TO DO
Your answer is the lines below, exactly, from the one that contains "A Kripke frame" through the one that contains "Is the class", both included.

== DATASET CONTENT

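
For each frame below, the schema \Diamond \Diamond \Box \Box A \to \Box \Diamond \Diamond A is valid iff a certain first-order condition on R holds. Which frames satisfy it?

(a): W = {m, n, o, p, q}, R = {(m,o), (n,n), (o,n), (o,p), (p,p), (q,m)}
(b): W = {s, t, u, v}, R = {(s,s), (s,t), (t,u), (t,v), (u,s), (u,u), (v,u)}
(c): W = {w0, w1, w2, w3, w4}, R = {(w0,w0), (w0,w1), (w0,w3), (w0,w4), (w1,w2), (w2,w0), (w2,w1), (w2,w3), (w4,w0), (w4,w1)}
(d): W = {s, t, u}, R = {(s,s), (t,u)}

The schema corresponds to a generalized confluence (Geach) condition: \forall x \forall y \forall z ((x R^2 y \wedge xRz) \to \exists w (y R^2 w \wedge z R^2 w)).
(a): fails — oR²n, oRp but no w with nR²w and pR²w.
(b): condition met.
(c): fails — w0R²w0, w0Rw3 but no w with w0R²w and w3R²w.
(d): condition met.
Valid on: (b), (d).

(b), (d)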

====
== DATASET CONTENT

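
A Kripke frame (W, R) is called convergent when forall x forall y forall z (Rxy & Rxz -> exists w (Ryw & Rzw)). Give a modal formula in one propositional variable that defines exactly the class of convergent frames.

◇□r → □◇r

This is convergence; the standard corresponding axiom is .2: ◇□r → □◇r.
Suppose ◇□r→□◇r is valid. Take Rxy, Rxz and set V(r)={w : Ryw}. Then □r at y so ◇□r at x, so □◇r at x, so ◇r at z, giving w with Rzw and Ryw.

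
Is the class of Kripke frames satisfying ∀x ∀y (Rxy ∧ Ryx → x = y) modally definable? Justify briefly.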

====

SOLVED PROBLEM
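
A Kripke frame (W, R) is called convergent when forall x forall y forall z (Rxy & Rxz -> exists w (Ryw & Rzw)). Give a modal formula in one propositional variable that defines exactly the class of convergent frames.

◇□r → □◇r

This is convergence; the standard corresponding axiom is .2: ◇□r → □◇r.
Suppose ◇□r→□◇r is valid. Take Rxy, Rxz and set V(r)={w : Ryw}. Then □r at y so ◇□r at x, so □◇r at x, so ◇r at z, giving w with Rzw and Ryw.

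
Is the class of Kripke frames satisfying ∀x ∀y (Rxy ∧ Ryx → x = y) modally definable? Justify briefly.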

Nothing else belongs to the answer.